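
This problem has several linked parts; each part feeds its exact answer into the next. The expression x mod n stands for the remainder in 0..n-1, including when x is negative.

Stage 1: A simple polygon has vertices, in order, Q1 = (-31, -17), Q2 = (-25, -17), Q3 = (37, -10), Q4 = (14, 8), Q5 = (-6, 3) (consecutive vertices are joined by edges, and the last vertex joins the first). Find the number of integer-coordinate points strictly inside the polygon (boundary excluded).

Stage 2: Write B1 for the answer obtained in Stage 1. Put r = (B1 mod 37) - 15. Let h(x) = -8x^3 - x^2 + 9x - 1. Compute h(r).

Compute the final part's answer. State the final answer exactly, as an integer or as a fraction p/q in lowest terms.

Stage 1: cross terms: (-31*-17 - -25*-17)=102, (-25*-10 - 37*-17)=879, (37*8 - 14*-10)=436, (14*3 - -6*8)=90, (-6*-17 - -31*3)=195; twice the area = |1702| = 1702; area = 851; boundary points = 6 + 1 + 1 + 5 + 5 = 18; strictly interior points = area - boundary/2 + 1 = 843; answer 843
Stage 2: B1 = 843; r = 14; -8*(14)^3 - 1*(14)^2 + 9*(14)^1 - 1 = (-21952) + (-196) + (126) + (-1) = -22023; answer -22023

-22023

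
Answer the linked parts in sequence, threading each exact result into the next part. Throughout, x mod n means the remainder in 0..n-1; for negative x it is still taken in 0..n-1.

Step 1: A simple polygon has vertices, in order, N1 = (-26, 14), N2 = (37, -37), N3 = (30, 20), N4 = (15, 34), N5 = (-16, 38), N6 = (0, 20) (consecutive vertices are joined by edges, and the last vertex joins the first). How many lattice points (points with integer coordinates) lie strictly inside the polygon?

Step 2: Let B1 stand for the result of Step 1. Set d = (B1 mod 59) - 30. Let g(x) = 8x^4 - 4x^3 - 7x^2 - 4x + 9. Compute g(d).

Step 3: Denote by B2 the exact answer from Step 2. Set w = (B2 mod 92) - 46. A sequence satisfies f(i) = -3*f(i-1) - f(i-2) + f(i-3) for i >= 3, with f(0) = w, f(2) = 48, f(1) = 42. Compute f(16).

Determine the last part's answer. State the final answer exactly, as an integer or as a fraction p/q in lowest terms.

Step 1: cross terms: (-26*-37 - 37*14)=444, (37*20 - 30*-37)=1850, (30*34 - 15*20)=720, (15*38 - -16*34)=1114, (-16*20 - 0*38)=-320, (0*14 - -26*20)=520; twice the area = |4328| = 4328; area = 2164; boundary points = 3 + 1 + 1 + 1 + 2 + 2 = 10; strictly interior points = area - boundary/2 + 1 = 2160; answer 2160
Step 2: B1 = 2160; d = 6; 8*(6)^4 - 4*(6)^3 - 7*(6)^2 - 4*(6)^1 + 9 = (10368) + (-864) + (-252) + (-24) + (9) = 9237; answer 9237
Step 3: B2 = 9237; w = -9; f(3) = -3*(48) - 1*(42) + 1*(-9) = -195; iterating: f(3)=-195, f(4)=579, f(5)=-1494, f(6)=3708, f(7)=-9051, f(8)=21951, f(9)=-53094, f(10)=128280, f(11)=-309795, f(12)=748011, f(13)=-1805958, f(14)=4360068, f(15)=-10526235, f(16)=25412679; answer 25412679

25412679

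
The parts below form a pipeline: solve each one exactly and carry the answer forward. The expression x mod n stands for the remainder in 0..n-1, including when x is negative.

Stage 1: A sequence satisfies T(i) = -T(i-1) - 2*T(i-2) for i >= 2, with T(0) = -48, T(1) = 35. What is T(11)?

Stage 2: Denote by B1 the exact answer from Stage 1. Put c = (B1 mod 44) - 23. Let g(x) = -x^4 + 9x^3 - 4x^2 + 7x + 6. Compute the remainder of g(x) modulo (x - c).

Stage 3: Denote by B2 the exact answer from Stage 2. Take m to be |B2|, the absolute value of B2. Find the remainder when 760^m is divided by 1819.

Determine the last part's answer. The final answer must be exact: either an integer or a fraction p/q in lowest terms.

1546

Stage 1: T(2) = -1*(35) - 2*(-48) = 61; iterating: T(2)=61, T(3)=-131, T(4)=9, T(5)=253, T(6)=-271, T(7)=-235, T(8)=777, T(9)=-307, T(10)=-1247, T(11)=1861; answer 1861
Stage 2: B1 = 1861; c = -10; remainder = value at the root: -1*(-10)^4 + 9*(-10)^3 - 4*(-10)^2 + 7*(-10)^1 + 6 = (-10000) + (-9000) + (-400) + (-70) + (6) = -19464; answer -19464
Stage 3: B2 = -19464; m = 19464; squarings mod 1819: 760^1=760, 760^2=977, 760^4=1373, 760^8=645, 760^16=1293, 760^32=188, 760^64=783, 760^128=86, 760^256=120, 760^512=1667, 760^1024=1276, 760^2048=171, 760^4096=137, 760^8192=579, 760^16384=545; 760^19464 = 760^8 * 760^1024 * 760^2048 * 760^16384 = 1546 (mod 1819); answer 1546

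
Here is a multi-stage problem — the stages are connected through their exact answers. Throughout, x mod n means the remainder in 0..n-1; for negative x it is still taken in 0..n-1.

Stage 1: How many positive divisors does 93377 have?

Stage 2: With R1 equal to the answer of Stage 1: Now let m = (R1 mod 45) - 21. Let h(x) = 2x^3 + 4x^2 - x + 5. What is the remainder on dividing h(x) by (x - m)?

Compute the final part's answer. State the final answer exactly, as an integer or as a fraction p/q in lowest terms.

-12250

Stage 1: 93377 is prime, so its only divisors are 1 and 93377; count = 2; answer 2
Stage 2: R1 = 2; m = -19; remainder = value at the root: 2*(-19)^3 + 4*(-19)^2 - 1*(-19)^1 + 5 = (-13718) + (1444) + (19) + (5) = -12250; answer -12250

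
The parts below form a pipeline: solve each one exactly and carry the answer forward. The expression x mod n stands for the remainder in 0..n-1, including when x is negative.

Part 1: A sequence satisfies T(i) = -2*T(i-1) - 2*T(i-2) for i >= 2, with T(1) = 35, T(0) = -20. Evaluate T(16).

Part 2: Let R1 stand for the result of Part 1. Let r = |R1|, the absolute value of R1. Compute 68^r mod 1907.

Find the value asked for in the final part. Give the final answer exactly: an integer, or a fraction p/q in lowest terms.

Part 1: T(2) = -2*(35) - 2*(-20) = -30; iterating: T(2)=-30, T(3)=-10, T(4)=80, T(5)=-140, T(6)=120, T(7)=40, T(8)=-320, T(9)=560, T(10)=-480, T(11)=-160, T(12)=1280, T(13)=-2240, T(14)=1920, T(15)=640, T(16)=-5120; answer -5120
Part 2: R1 = -5120; r = 5120; squarings mod 1907: 68^1=68, 68^2=810, 68^4=92, 68^8=836, 68^16=934, 68^32=857, 68^64=254, 68^128=1585, 68^256=706, 68^512=709, 68^1024=1140, 68^2048=933, 68^4096=897; 68^5120 = 68^1024 * 68^4096 = 428 (mod 1907); answer 428

428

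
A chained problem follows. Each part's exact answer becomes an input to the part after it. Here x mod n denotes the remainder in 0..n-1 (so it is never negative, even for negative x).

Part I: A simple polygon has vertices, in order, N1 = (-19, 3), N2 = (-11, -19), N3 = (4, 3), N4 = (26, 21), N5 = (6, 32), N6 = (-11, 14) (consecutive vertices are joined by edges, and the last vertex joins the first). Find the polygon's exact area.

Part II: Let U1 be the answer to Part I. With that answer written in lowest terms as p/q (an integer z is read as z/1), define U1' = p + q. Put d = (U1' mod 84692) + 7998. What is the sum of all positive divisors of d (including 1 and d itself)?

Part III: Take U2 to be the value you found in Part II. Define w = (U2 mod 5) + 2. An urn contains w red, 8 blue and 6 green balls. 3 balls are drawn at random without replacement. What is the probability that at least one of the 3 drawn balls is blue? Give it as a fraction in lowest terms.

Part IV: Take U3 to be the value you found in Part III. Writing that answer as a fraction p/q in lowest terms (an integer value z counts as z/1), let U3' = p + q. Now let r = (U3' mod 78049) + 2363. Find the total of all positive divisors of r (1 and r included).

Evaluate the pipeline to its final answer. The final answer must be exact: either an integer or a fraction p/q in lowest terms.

3642

Part I: cross terms: (-19*-19 - -11*3)=394, (-11*3 - 4*-19)=43, (4*21 - 26*3)=6, (26*32 - 6*21)=706, (6*14 - -11*32)=436, (-11*3 - -19*14)=233; twice the area = |1818| = 1818; area = 909; answer 909
Part II: U1 = 909; threaded value p + q = 910; d = 8908; 8908 = 2^2 * 17 * 131; sigma = (1 + 2 + 4) * (1 + 17) * (1 + 131) = 7 * 18 * 132 = 16632; answer 16632
Part III: U2 = 16632; w = 4; total draws C(18,3) = 816; complement C(10,3) = 120; favorable 816 - 120 = 696; P = 29/34; answer 29/34
Part IV: U3 = 29/34; threaded value p + q = 63; r = 2426; 2426 = 2 * 1213; sigma = (1 + 2) * (1 + 1213) = 3 * 1214 = 3642; answer 3642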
══════
- EXERCISE DIRECTIONS
The answer must hold exactly the lines of the entries above, from the first line through the line that contains "Stage 1: A simple", and no others.

- RESPONSE TO THIS TASK
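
This problem has several linked parts; each part feeds its exact answer into the next. The expression x mod n stands for the remainder in 0..n-1, including when x is negative.

Stage 1: A simple polygon has vertices, in order, Q1 = (-31, -17), Q2 = (-25, -17), Q3 = (37, -10), Q4 = (14, 8), Q5 = (-6, 3) (consecutive vertices are joined by edges, and the last vertex joins the first). Find the number of integer-coordinate points strictly inside the polygon (boundary excluded).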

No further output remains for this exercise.